Copy the entire listing, down to the final line, exactly.
=== Section Start ===
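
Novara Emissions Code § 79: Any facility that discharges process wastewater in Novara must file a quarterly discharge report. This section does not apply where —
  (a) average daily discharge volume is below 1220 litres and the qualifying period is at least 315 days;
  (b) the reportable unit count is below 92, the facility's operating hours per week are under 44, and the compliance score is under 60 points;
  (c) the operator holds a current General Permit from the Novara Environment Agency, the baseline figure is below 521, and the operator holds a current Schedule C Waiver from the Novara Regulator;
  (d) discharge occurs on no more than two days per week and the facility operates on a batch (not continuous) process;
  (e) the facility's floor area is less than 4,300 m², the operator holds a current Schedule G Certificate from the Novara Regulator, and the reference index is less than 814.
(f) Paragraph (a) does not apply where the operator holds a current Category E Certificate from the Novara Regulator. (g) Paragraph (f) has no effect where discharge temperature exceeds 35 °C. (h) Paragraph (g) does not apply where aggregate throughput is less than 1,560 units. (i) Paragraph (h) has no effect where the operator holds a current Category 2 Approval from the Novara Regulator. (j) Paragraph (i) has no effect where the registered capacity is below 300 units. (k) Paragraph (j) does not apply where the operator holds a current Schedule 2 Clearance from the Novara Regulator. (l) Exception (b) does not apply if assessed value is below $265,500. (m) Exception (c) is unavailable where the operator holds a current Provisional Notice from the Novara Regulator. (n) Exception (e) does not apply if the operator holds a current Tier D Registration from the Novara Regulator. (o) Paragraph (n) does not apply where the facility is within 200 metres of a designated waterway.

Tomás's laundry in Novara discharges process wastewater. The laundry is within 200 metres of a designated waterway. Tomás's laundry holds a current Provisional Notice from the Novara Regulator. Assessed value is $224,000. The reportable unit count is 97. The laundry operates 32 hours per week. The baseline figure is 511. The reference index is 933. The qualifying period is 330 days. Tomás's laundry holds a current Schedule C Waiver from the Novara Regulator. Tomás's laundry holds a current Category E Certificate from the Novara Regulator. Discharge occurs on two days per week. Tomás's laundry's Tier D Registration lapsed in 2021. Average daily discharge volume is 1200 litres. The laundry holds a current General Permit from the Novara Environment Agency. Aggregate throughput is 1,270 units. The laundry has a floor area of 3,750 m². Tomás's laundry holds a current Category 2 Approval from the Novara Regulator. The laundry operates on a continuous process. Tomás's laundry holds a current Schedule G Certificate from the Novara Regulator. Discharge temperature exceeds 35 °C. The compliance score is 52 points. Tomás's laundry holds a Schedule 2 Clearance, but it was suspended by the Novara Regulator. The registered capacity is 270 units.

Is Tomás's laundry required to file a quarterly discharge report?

Yes — Tomás's laundry must file a quarterly discharge report.

Exception (a)'s conditions are all satisfied: average daily discharge volume is 1200 litres, below the 1220 litres limit; the qualifying period is 330 days, meeting the 315 days threshold. But applying paragraphs (f)–(k): (f) applies — a current Category E Certificate is held. (g) operates (discharge temperature exceeds 35 °C), but is itself disapplied by (h): (h) operates against (g): aggregate throughput is 1,270 units, less than the 1,560 units limit. (i) would limit (h) — a current Category 2 Approval is held — but (j) sets (i) aside: (j) operates against (i): the registered capacity is 270 units, below the 300 units limit. (k) is inapplicable (no current Schedule 2 Clearance is held), so (j) stands. So (a) is unavailable.
Exception (b) requires that the reportable unit count is below 92; but the reportable unit count is 97, not below 92, so (b) is unavailable.
Exception (c)'s conditions are all satisfied: a current General Permit is held; the baseline figure is 511, below the 521 limit; a current Schedule C Waiver is held. Turning to paragraph (m): (m) is triggered — a current Provisional Notice is held. So (c) is unavailable.
Exception (d) requires that the facility operates on a batch (not continuous) process; but the facility operates on a continuous process, so (d) is unavailable.
Exception (e) fails — the reference index is 933, not less than 814.
None of the exceptions is available; § 79 applies in full.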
=== Section End ===
**YOUR RESPONSE:**
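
Novara Emissions Code § 79: Any facility that discharges process wastewater in Novara must file a quarterly discharge report. This section does not apply where —
  (a) average daily discharge volume is below 1220 litres and the qualifying period is at least 315 days;
  (b) the reportable unit count is below 92, the facility's operating hours per week are under 44, and the compliance score is under 60 points;
  (c) the operator holds a current General Permit from the Novara Environment Agency, the baseline figure is below 521, and the operator holds a current Schedule C Waiver from the Novara Regulator;
  (d) discharge occurs on no more than two days per week and the facility operates on a batch (not continuous) process;
  (e) the facility's floor area is less than 4,300 m², the operator holds a current Schedule G Certificate from the Novara Regulator, and the reference index is less than 814.
(f) Paragraph (a) does not apply where the operator holds a current Category E Certificate from the Novara Regulator. (g) Paragraph (f) has no effect where discharge temperature exceeds 35 °C. (h) Paragraph (g) does not apply where aggregate throughput is less than 1,560 units. (i) Paragraph (h) has no effect where the operator holds a current Category 2 Approval from the Novara Regulator. (j) Paragraph (i) has no effect where the registered capacity is below 300 units. (k) Paragraph (j) does not apply where the operator holds a current Schedule 2 Clearance from the Novara Regulator. (l) Exception (b) does not apply if assessed value is below $265,500. (m) Exception (c) is unavailable where the operator holds a current Provisional Notice from the Novara Regulator. (n) Exception (e) does not apply if the operator holds a current Tier D Registration from the Novara Regulator. (o) Paragraph (n) does not apply where the facility is within 200 metres of a designated waterway.

Tomás's laundry in Novara discharges process wastewater. The laundry is within 200 metres of a designated waterway. Tomás's laundry holds a current Provisional Notice from the Novara Regulator. Assessed value is $224,000. The reportable unit count is 97. The laundry operates 32 hours per week. The baseline figure is 511. The reference index is 933. The qualifying period is 330 days. Tomás's laundry holds a current Schedule C Waiver from the Novara Regulator. Tomás's laundry holds a current Category E Certificate from the Novara Regulator. Discharge occurs on two days per week. Tomás's laundry's Tier D Registration lapsed in 2021. Average daily discharge volume is 1200 litres. The laundry holds a current General Permit from the Novara Environment Agency. Aggregate throughput is 1,270 units. The laundry has a floor area of 3,750 m². Tomás's laundry holds a current Category 2 Approval from the Novara Regulator. The laundry operates on a continuous process. Tomás's laundry holds a current Schedule G Certificate from the Novara Regulator. Discharge temperature exceeds 35 °C. The compliance score is 52 points. Tomás's laundry holds a Schedule 2 Clearance, but it was suspended by the Novara Regulator. The registered capacity is 270 units.

Is Tomás's laundry required to file a quarterly discharge report?

Yes — Tomás's laundry must file a quarterly discharge report.

Exception (a)'s conditions are all satisfied: average daily discharge volume is 1200 litres, below the 1220 litres limit; the qualifying period is 330 days, meeting the 315 days threshold. But applying paragraphs (f)–(k): (f) applies — a current Category E Certificate is held. (g) operates (discharge temperature exceeds 35 °C), but is itself disapplied by (h): (h) operates against (g): aggregate throughput is 1,270 units, less than the 1,560 units limit. (i) would limit (h) — a current Category 2 Approval is held — but (j) sets (i) aside: (j) operates against (i): the registered capacity is 270 units, below the 300 units limit. (k) is inapplicable (no current Schedule 2 Clearance is held), so (j) stands. So (a) is unavailable.
Exception (b) requires that the reportable unit count is below 92; but the reportable unit count is 97, not below 92, so (b) is unavailable.
Exception (c)'s conditions are all satisfied: a current General Permit is held; the baseline figure is 511, below the 521 limit; a current Schedule C Waiver is held. Turning to paragraph (m): (m) is triggered — a current Provisional Notice is held. So (c) is unavailable.
Exception (d) requires that the facility operates on a batch (not continuous) process; but the facility operates on a continuous process, so (d) is unavailable.
Exception (e) fails — the reference index is 933, not less than 814.
None of the exceptions is available; § 79 applies in full.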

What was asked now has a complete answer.